# LISTED RECORDS:

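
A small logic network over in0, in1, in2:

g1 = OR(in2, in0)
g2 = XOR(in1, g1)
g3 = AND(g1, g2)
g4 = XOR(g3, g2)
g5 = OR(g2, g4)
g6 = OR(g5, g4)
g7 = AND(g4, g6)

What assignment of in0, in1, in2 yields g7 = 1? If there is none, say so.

in0=0, in1=1, in2=0

g7 = AND(g4, g6) must be 1, so both g4 = 1 and g6 = 1.
g4 = XOR(g3, g2) must be 1, so g3 and g2 differ.
Check with in0=0, in1=1, in2=0:
g1 = OR(in2, in0) = OR(0, 0) = 0
g2 = XOR(in1, g1) = XOR(1, 0) = 1
g3 = AND(g1, g2) = AND(0, 1) = 0
g4 = XOR(g3, g2) = XOR(0, 1) = 1
g5 = OR(g2, g4) = OR(1, 1) = 1
g6 = OR(g5, g4) = OR(1, 1) = 1
g7 = AND(g4, g6) = AND(1, 1) = 1
So g7 = 1 as required.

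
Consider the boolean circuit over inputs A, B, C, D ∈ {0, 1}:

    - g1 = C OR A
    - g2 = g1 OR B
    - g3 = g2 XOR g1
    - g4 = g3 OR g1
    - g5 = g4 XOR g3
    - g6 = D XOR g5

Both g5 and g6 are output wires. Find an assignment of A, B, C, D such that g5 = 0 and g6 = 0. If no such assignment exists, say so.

Check with A=0 B=0 C=0 D=0:
g1 = C OR A = 0 OR 0 = 0
g2 = g1 OR B = 0 OR 0 = 0
g3 = g2 XOR g1 = 0 XOR 0 = 0
g4 = g3 OR g1 = 0 OR 0 = 0
g5 = g4 XOR g3 = 0 XOR 0 = 0
g6 = D XOR g5 = 0 XOR 0 = 0
So g5 = 0 and g6 = 0.

A=0 B=0 C=0 D=0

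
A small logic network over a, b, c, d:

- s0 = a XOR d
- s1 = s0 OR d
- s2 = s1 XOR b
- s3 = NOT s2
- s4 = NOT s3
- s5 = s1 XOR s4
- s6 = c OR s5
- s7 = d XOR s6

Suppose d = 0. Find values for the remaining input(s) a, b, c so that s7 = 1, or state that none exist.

Check with d = 0 and a=0, b=1, c=0:
s0 = a XOR d = 0 XOR 0 = 0
s1 = s0 OR d = 0 OR 0 = 0
s2 = s1 XOR b = 0 XOR 1 = 1
s3 = NOT s2 = NOT 1 = 0
s4 = NOT s3 = NOT 0 = 1
s5 = s1 XOR s4 = 0 XOR 1 = 1
s6 = c OR s5 = 0 OR 1 = 1
s7 = d XOR s6 = 0 XOR 1 = 1
So s7 = 1.

a=0, b=1, c=0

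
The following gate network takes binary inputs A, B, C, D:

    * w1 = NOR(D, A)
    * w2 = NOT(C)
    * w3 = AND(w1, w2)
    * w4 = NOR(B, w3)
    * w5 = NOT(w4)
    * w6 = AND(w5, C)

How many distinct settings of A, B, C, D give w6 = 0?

12

w6 = AND(w5, C) must be 0, so at least one of w5, C is 0.
Enumerating the 16 input combinations, 12 give w6 = 0 and 4 give w6 = 1.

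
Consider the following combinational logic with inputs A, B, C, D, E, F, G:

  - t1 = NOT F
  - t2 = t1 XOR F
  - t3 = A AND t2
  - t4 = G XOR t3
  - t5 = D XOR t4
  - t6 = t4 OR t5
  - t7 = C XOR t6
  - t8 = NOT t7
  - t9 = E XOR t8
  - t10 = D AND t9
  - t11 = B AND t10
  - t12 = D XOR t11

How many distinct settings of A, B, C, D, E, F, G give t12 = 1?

t12 = D XOR t11 must be 1, so D and t11 differ.
Enumerating the 128 input combinations, 48 give t12 = 1 and 80 give t12 = 0.

48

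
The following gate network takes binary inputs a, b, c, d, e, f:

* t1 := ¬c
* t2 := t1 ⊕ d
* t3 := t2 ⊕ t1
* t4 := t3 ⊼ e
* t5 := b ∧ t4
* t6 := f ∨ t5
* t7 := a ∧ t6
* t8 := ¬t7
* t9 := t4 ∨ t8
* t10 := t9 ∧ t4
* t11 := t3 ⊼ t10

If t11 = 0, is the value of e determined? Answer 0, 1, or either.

0

t11 = t3 ⊼ t10 must be 0, so both t3 = 1 and t10 = 1.
t3 = t2 ⊕ t1 must be 1, so t2 and t1 differ.
t10 = t9 ∧ t4 must be 1, so both t9 = 1 and t4 = 1.
Every assignment with t11 = 0 has e = 0; there are 16 such assignment(s).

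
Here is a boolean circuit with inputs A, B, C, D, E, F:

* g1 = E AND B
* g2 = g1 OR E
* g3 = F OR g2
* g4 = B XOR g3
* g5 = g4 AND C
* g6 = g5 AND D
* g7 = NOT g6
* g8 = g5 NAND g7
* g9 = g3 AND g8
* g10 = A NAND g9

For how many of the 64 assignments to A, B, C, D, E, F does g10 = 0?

21

g10 = A NAND g9 must be 0, so both A = 1 and g9 = 1.
Enumerating the 64 input combinations, 21 give g10 = 0 and 43 give g10 = 1.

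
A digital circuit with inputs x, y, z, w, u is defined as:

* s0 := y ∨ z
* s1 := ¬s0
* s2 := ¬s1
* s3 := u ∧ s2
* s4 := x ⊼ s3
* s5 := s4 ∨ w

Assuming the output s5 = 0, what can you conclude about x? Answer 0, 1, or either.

1

s5 = s4 ∨ w must be 0, so both s4 = 0 and w = 0.
s4 = x ⊼ s3 must be 0, so both x = 1 and s3 = 1.
s3 = u ∧ s2 must be 1, so both u = 1 and s2 = 1.
Every assignment with s5 = 0 has x = 1; there are 3 such assignment(s).
  x=1, y=0, z=1, w=0, u=1
  x=1, y=1, z=0, w=0, u=1
  x=1, y=1, z=1, w=0, u=1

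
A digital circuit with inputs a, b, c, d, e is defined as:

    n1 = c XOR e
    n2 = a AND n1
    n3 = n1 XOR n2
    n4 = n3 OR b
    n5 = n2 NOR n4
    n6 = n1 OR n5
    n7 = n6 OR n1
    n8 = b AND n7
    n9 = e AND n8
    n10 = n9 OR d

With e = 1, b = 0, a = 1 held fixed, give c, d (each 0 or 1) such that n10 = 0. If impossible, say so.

c=0, d=0

n10 = n9 OR d must be 0, so both n9 = 0 and d = 0.
n9 = e AND n8 must be 0, so at least one of e, n8 is 0.
Check with e = 1, b = 0, a = 1 and c=0, d=0:
n1 = c XOR e = 0 XOR 1 = 1
n2 = a AND n1 = 1 AND 1 = 1
n3 = n1 XOR n2 = 1 XOR 1 = 0
n4 = n3 OR b = 0 OR 0 = 0
n5 = n2 NOR n4 = 1 NOR 0 = 0
n6 = n1 OR n5 = 1 OR 0 = 1
n7 = n6 OR n1 = 1 OR 1 = 1
n8 = b AND n7 = 0 AND 1 = 0
n9 = e AND n8 = 1 AND 0 = 0
n10 = n9 OR d = 0 OR 0 = 0
So n10 = 0.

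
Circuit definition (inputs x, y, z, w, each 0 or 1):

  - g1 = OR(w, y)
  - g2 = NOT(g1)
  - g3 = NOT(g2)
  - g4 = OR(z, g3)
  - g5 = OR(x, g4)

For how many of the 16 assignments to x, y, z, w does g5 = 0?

1

g5 = OR(x, g4) must be 0, so both x = 0 and g4 = 0.
g4 = OR(z, g3) must be 0, so both z = 0 and g3 = 0.
g3 = NOT(g2) must be 0, so g2 = 1.
Satisfying assignments:
  x=0, y=0, z=0, w=0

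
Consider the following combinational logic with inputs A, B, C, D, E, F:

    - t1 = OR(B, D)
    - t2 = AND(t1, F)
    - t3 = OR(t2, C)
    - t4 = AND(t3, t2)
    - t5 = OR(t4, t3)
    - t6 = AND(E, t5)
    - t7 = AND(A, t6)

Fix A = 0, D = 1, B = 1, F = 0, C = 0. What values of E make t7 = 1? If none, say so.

With A = 0, D = 1, B = 1, F = 0, C = 0 fixed, none of the 2 settings of E give t7 = 1.
For example, with E=1:
t1 = OR(B, D) = OR(1, 1) = 1
t2 = AND(t1, F) = AND(1, 0) = 0
t3 = OR(t2, C) = OR(0, 0) = 0
t4 = AND(t3, t2) = AND(0, 0) = 0
t5 = OR(t4, t3) = OR(0, 0) = 0
t6 = AND(E, t5) = AND(1, 0) = 0
t7 = AND(A, t6) = AND(0, 0) = 0
giving t7 = 0 ≠ 1.

no solution exists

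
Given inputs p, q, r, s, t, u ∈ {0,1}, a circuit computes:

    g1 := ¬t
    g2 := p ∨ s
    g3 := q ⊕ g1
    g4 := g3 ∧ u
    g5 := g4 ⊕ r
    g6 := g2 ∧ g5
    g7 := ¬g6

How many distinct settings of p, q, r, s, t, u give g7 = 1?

g7 = ¬g6 must be 1, so g6 = 0.
g6 = g2 ∧ g5 must be 0, so at least one of g2, g5 is 0.
Enumerating the 64 input combinations, 40 give g7 = 1 and 24 give g7 = 0.

40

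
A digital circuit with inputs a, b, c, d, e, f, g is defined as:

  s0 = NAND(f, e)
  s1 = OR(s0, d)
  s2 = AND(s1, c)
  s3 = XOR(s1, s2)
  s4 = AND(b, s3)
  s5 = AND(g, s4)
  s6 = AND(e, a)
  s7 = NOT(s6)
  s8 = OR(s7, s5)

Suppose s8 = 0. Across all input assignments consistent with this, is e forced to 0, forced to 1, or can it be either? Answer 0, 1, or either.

s8 = OR(s7, s5) must be 0, so both s7 = 0 and s5 = 0.
s7 = NOT(s6) must be 0, so s6 = 1.
s5 = AND(g, s4) must be 0, so at least one of g, s4 is 0.
Every assignment with s8 = 0 has e = 1; there are 29 such assignment(s).

1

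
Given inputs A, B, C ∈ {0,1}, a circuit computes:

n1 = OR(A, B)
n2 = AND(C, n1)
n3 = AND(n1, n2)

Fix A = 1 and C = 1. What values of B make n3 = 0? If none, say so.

With A = 1 and C = 1 fixed, none of the 2 settings of B give n3 = 0.
For example, with B=0:
n1 = OR(A, B) = OR(1, 0) = 1
n2 = AND(C, n1) = AND(1, 1) = 1
n3 = AND(n1, n2) = AND(1, 1) = 1
giving n3 = 1 ≠ 0.

no solution exists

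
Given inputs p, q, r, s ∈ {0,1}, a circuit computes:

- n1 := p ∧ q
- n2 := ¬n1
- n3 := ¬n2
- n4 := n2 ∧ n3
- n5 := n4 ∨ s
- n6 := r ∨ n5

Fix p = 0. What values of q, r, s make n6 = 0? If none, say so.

Check with p = 0 and q=1, r=0, s=0:
n1 = p ∧ q = 0 ∧ 1 = 0
n2 = ¬n1 = ¬0 = 1
n3 = ¬n2 = ¬1 = 0
n4 = n2 ∧ n3 = 1 ∧ 0 = 0
n5 = n4 ∨ s = 0 ∨ 0 = 0
n6 = r ∨ n5 = 0 ∨ 0 = 0
So n6 = 0.

q=1, r=0, s=0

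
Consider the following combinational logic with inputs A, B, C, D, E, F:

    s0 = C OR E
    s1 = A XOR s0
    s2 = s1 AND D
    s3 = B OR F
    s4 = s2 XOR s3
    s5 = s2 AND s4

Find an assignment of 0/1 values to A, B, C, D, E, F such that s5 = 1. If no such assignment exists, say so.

A=0 B=0 C=0 D=1 E=1 F=0

s5 = s2 AND s4 must be 1, so both s2 = 1 and s4 = 1.
Check with A=0 B=0 C=0 D=1 E=1 F=0:
s0 = C OR E = 0 OR 1 = 1
s1 = A XOR s0 = 0 XOR 1 = 1
s2 = s1 AND D = 1 AND 1 = 1
s3 = B OR F = 0 OR 0 = 0
s4 = s2 XOR s3 = 1 XOR 0 = 1
s5 = s2 AND s4 = 1 AND 1 = 1
So s5 = 1 as required.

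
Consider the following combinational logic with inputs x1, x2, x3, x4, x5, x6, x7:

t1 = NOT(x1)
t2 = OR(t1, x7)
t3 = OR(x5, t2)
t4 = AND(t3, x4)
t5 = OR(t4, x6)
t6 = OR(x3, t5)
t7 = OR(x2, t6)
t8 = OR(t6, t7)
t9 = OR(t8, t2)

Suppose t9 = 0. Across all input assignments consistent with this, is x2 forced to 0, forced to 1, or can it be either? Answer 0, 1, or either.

t9 = OR(t8, t2) must be 0, so both t8 = 0 and t2 = 0.
t8 = OR(t6, t7) must be 0, so both t6 = 0 and t7 = 0.
t2 = OR(t1, x7) must be 0, so both t1 = 0 and x7 = 0.
Every assignment with t9 = 0 has x2 = 0; there are 3 such assignment(s).
  x1=1, x2=0, x3=0, x4=0, x5=0, x6=0, x7=0
  x1=1, x2=0, x3=0, x4=0, x5=1, x6=0, x7=0
  x1=1, x2=0, x3=0, x4=1, x5=0, x6=0, x7=0

0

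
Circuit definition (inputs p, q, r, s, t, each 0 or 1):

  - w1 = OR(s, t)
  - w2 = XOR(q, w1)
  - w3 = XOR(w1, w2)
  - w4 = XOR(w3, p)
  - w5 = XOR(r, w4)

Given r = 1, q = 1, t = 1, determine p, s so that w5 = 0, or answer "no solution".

Check with r = 1, q = 1, t = 1 and p=0, s=0:
w1 = OR(s, t) = OR(0, 1) = 1
w2 = XOR(q, w1) = XOR(1, 1) = 0
w3 = XOR(w1, w2) = XOR(1, 0) = 1
w4 = XOR(w3, p) = XOR(1, 0) = 1
w5 = XOR(r, w4) = XOR(1, 1) = 0
So w5 = 0.

p=0, s=0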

# YOUR TASK:
Whenever the string "gate" turns up in a line of the data, copy that line.

# ANSWER BOX:
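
The following gate network takes binary inputs A, B, C, D:
The following gate network takes binary inputs a, b, c, d, e, f: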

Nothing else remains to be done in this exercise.